INFORMATION GIVEN:

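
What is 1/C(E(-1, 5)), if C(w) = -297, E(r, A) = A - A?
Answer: -1/297 ≈ -0.0033670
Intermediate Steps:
E(r, A) = 0
1/C(E(-1, 5)) = 1/(-297) = -1/297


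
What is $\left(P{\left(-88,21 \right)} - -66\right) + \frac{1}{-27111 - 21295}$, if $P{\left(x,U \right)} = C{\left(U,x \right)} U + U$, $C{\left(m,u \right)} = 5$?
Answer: $\frac{9293951}{48406} \approx 192.0$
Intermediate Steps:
$P{\left(x,U \right)} = 6 U$ ($P{\left(x,U \right)} = 5 U + U = 6 U$)
$\left(P{\left(-88,21 \right)} - -66\right) + \frac{1}{-27111 - 21295} = \left(6 \cdot 21 - -66\right) + \frac{1}{-27111 - 21295} = \left(126 + 66\right) + \frac{1}{-48406} = 192 - \frac{1}{48406} = \frac{9293951}{48406}$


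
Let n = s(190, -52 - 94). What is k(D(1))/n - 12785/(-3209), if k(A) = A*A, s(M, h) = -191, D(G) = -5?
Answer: 2361710/612919 ≈ 3.8532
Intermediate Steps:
n = -191
k(A) = A²
k(D(1))/n - 12785/(-3209) = (-5)²/(-191) - 12785/(-3209) = 25*(-1/191) - 12785*(-1/3209) = -25/191 + 12785/3209 = 2361710/612919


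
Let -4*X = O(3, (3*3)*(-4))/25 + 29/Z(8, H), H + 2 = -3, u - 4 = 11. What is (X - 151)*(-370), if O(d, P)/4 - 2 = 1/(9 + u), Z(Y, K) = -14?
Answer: 5849404/105 ≈ 55709.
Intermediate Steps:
u = 15 (u = 4 + 11 = 15)
H = -5 (H = -2 - 3 = -5)
O(d, P) = 49/6 (O(d, P) = 8 + 4/(9 + 15) = 8 + 4/24 = 8 + 4*(1/24) = 8 + ⅙ = 49/6)
X = 229/525 (X = -((49/6)/25 + 29/(-14))/4 = -((49/6)*(1/25) + 29*(-1/14))/4 = -(49/150 - 29/14)/4 = -¼*(-916/525) = 229/525 ≈ 0.43619)
(X - 151)*(-370) = (229/525 - 151)*(-370) = -79046/525*(-370) = 5849404/105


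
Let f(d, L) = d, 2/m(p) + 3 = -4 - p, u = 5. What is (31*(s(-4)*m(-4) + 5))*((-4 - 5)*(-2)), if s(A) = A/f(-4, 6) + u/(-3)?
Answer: 3038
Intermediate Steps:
m(p) = 2/(-7 - p) (m(p) = 2/(-3 + (-4 - p)) = 2/(-7 - p))
s(A) = -5/3 - A/4 (s(A) = A/(-4) + 5/(-3) = A*(-¼) + 5*(-⅓) = -A/4 - 5/3 = -5/3 - A/4)
(31*(s(-4)*m(-4) + 5))*((-4 - 5)*(-2)) = (31*((-5/3 - ¼*(-4))*(-2/(7 - 4)) + 5))*((-4 - 5)*(-2)) = (31*((-5/3 + 1)*(-2/3) + 5))*(-9*(-2)) = (31*(-(-4)/(3*3) + 5))*18 = (31*(-⅔*(-⅔) + 5))*18 = (31*(4/9 + 5))*18 = (31*(49/9))*18 = (1519/9)*18 = 3038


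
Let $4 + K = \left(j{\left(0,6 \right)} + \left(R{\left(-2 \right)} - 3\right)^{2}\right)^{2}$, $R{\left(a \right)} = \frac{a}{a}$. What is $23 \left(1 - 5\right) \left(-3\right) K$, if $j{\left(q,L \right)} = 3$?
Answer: $12420$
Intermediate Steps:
$R{\left(a \right)} = 1$
$K = 45$ ($K = -4 + \left(3 + \left(1 - 3\right)^{2}\right)^{2} = -4 + \left(3 + \left(-2\right)^{2}\right)^{2} = -4 + \left(3 + 4\right)^{2} = -4 + 7^{2} = -4 + 49 = 45$)
$23 \left(1 - 5\right) \left(-3\right) K = 23 \left(1 - 5\right) \left(-3\right) 45 = 23 \left(\left(-4\right) \left(-3\right)\right) 45 = 23 \cdot 12 \cdot 45 = 276 \cdot 45 = 12420$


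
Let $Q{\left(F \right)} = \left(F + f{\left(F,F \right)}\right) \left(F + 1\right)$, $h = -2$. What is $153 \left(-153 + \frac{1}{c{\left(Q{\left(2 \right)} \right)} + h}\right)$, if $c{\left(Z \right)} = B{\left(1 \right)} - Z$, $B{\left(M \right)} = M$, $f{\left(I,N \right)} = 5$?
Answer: $- \frac{515151}{22} \approx -23416.0$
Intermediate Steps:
$Q{\left(F \right)} = \left(1 + F\right) \left(5 + F\right)$ ($Q{\left(F \right)} = \left(F + 5\right) \left(F + 1\right) = \left(5 + F\right) \left(1 + F\right) = \left(1 + F\right) \left(5 + F\right)$)
$c{\left(Z \right)} = 1 - Z$
$153 \left(-153 + \frac{1}{c{\left(Q{\left(2 \right)} \right)} + h}\right) = 153 \left(-153 + \frac{1}{\left(1 - \left(5 + 2^{2} + 6 \cdot 2\right)\right) - 2}\right) = 153 \left(-153 + \frac{1}{\left(1 - \left(5 + 4 + 12\right)\right) - 2}\right) = 153 \left(-153 + \frac{1}{\left(1 - 21\right) - 2}\right) = 153 \left(-153 + \frac{1}{-20 - 2}\right) = 153 \left(-153 + \frac{1}{-22}\right) = 153 \left(-153 - \frac{1}{22}\right) = 153 \left(- \frac{3367}{22}\right) = - \frac{515151}{22}$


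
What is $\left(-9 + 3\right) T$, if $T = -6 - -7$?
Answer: $-6$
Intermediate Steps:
$T = 1$ ($T = -6 + 7 = 1$)
$\left(-9 + 3\right) T = \left(-9 + 3\right) 1 = \left(-6\right) 1 = -6$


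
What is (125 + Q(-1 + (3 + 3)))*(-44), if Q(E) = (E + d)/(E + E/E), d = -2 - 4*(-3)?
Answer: -5610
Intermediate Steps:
d = 10 (d = -2 + 12 = 10)
Q(E) = (10 + E)/(1 + E) (Q(E) = (E + 10)/(E + E/E) = (10 + E)/(E + 1) = (10 + E)/(1 + E))
(125 + Q(-1 + (3 + 3)))*(-44) = (125 + (10 + (-1 + (3 + 3)))/(1 + (-1 + (3 + 3))))*(-44) = (125 + (10 + (-1 + 6))/(1 + (-1 + 6)))*(-44) = (125 + (10 + 5)/(1 + 5))*(-44) = (125 + 15/6)*(-44) = (125 + (1/6)*15)*(-44) = (125 + 5/2)*(-44) = (255/2)*(-44) = -5610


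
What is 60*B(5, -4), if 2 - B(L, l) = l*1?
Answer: 360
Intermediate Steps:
B(L, l) = 2 - l
60*B(5, -4) = 60*(2 - 1*(-4)) = 60*(2 + 4) = 60*6 = 360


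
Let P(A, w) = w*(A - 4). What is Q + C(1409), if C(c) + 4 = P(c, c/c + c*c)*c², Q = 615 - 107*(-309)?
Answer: 5537586401143684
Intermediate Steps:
P(A, w) = w*(-4 + A)
Q = 33678 (Q = 615 + 33063 = 33678)
C(c) = -4 + c²*(1 + c²)*(-4 + c) (C(c) = -4 + ((c/c + c*c)*(-4 + c))*c² = -4 + ((1 + c²)*(-4 + c))*c² = -4 + c²*(1 + c²)*(-4 + c))
Q + C(1409) = 33678 + (-4 + 1409²*(1 + 1409²)*(-4 + 1409)) = 33678 + (-4 + 1985281*(1 + 1985281)*1405) = 33678 + (-4 + 1985281*1985282*1405) = 33678 + (-4 + 5537586401110010) = 33678 + 5537586401110006 = 5537586401143684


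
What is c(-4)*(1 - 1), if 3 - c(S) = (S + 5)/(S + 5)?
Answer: 0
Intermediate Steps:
c(S) = 2 (c(S) = 3 - (S + 5)/(S + 5) = 3 - (5 + S)/(5 + S) = 3 - 1*1 = 3 - 1 = 2)
c(-4)*(1 - 1) = 2*(1 - 1) = 2*0 = 0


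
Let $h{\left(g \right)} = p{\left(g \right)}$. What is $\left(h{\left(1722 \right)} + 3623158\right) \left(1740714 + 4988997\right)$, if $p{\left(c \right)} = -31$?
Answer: $24382597626297$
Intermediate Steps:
$h{\left(g \right)} = -31$
$\left(h{\left(1722 \right)} + 3623158\right) \left(1740714 + 4988997\right) = \left(-31 + 3623158\right) \left(1740714 + 4988997\right) = 3623127 \cdot 6729711 = 24382597626297$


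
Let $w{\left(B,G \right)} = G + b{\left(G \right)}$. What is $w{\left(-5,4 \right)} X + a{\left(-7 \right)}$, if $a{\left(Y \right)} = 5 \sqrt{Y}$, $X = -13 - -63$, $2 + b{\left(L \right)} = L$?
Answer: $300 + 5 i \sqrt{7} \approx 300.0 + 13.229 i$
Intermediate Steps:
$b{\left(L \right)} = -2 + L$
$X = 50$ ($X = -13 + 63 = 50$)
$w{\left(B,G \right)} = -2 + 2 G$ ($w{\left(B,G \right)} = G + \left(-2 + G\right) = -2 + 2 G$)
$w{\left(-5,4 \right)} X + a{\left(-7 \right)} = \left(-2 + 2 \cdot 4\right) 50 + 5 \sqrt{-7} = \left(-2 + 8\right) 50 + 5 i \sqrt{7} = 6 \cdot 50 + 5 i \sqrt{7} = 300 + 5 i \sqrt{7}$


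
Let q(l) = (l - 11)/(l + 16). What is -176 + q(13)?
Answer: -5102/29 ≈ -175.93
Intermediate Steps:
q(l) = (-11 + l)/(16 + l)
-176 + q(13) = -176 + (-11 + 13)/(16 + 13) = -176 + 2/29 = -5102/29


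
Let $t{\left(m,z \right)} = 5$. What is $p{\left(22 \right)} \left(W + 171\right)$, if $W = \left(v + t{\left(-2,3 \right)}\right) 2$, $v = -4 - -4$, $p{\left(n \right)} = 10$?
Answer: $1810$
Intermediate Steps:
$v = 0$ ($v = -4 + 4 = 0$)
$W = 10$ ($W = \left(0 + 5\right) 2 = 5 \cdot 2 = 10$)
$p{\left(22 \right)} \left(W + 171\right) = 10 \left(10 + 171\right) = 10 \cdot 181 = 1810$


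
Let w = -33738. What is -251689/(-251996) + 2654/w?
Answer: 3911343049/4250920524 ≈ 0.92012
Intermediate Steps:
-251689/(-251996) + 2654/w = -251689/(-251996) + 2654/(-33738) = -251689*(-1/251996) + 2654*(-1/33738) = 251689/251996 - 1327/16869 = 3911343049/4250920524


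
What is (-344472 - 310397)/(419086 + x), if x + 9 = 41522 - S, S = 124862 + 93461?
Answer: -654869/242276 ≈ -2.7030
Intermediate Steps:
S = 218323
x = -176810 (x = -9 + (41522 - 1*218323) = -9 + (41522 - 218323) = -9 - 176801 = -176810)
(-344472 - 310397)/(419086 + x) = (-344472 - 310397)/(419086 - 176810) = -654869/242276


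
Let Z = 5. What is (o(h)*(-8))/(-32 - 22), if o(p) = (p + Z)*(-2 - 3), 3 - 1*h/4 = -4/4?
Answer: -140/9 ≈ -15.556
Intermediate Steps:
h = 16 (h = 12 - (-16)/4 = 12 - 4*(-1) = 12 + 4 = 16)
o(p) = -25 - 5*p (o(p) = (p + 5)*(-2 - 3) = (5 + p)*(-5) = -25 - 5*p)
(o(h)*(-8))/(-32 - 22) = ((-25 - 5*16)*(-8))/(-32 - 22) = ((-25 - 80)*(-8))/(-54) = -105*(-8)*(-1/54) = 840*(-1/54) = -140/9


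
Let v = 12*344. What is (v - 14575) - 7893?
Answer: -18340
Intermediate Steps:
v = 4128
(v - 14575) - 7893 = (4128 - 14575) - 7893 = -10447 - 7893 = -18340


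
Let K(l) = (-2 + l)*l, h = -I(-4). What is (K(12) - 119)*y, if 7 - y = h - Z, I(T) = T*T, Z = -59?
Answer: -36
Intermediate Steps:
I(T) = T²
h = -16 (h = -1*(-4)² = -1*16 = -16)
y = -36 (y = 7 - (-16 - 1*(-59)) = 7 - (-16 + 59) = 7 - 1*43 = 7 - 43 = -36)
K(l) = l*(-2 + l)
(K(12) - 119)*y = (12*(-2 + 12) - 119)*(-36) = (12*10 - 119)*(-36) = (120 - 119)*(-36) = 1*(-36) = -36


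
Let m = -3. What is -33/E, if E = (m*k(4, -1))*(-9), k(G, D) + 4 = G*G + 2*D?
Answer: -11/90 ≈ -0.12222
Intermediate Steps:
k(G, D) = -4 + G**2 + 2*D (k(G, D) = -4 + (G*G + 2*D) = -4 + (G**2 + 2*D) = -4 + G**2 + 2*D)
E = 270 (E = -3*(-4 + 4**2 + 2*(-1))*(-9) = -3*(-4 + 16 - 2)*(-9) = -3*10*(-9) = -30*(-9) = 270)
-33/E = -33/270 = -33*1/270 = -11/90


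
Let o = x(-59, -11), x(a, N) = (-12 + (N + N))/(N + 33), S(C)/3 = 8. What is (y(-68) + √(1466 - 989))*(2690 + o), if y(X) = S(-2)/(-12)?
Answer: -59146/11 + 88719*√53/11 ≈ 53340.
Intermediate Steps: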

INSTRUCTIONS FOR THE TASK: As listed above, the lines from the line with "Answer: $300 +" to the line with "Answer: -5102/29 ≈ -175.93" are to be echoed exactly, with both ends included and nothing added.

ANSWER SECTION:
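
Answer: $300 + 5 i \sqrt{7} \approx 300.0 + 13.229 i$
Intermediate Steps:
$b{\left(L \right)} = -2 + L$
$X = 50$ ($X = -13 + 63 = 50$)
$w{\left(B,G \right)} = -2 + 2 G$ ($w{\left(B,G \right)} = G + \left(-2 + G\right) = -2 + 2 G$)
$w{\left(-5,4 \right)} X + a{\left(-7 \right)} = \left(-2 + 2 \cdot 4\right) 50 + 5 \sqrt{-7} = \left(-2 + 8\right) 50 + 5 i \sqrt{7} = 6 \cdot 50 + 5 i \sqrt{7} = 300 + 5 i \sqrt{7}$


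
Let q(l) = (l - 11)/(l + 16). What is -176 + q(13)?
Answer: -5102/29 ≈ -175.93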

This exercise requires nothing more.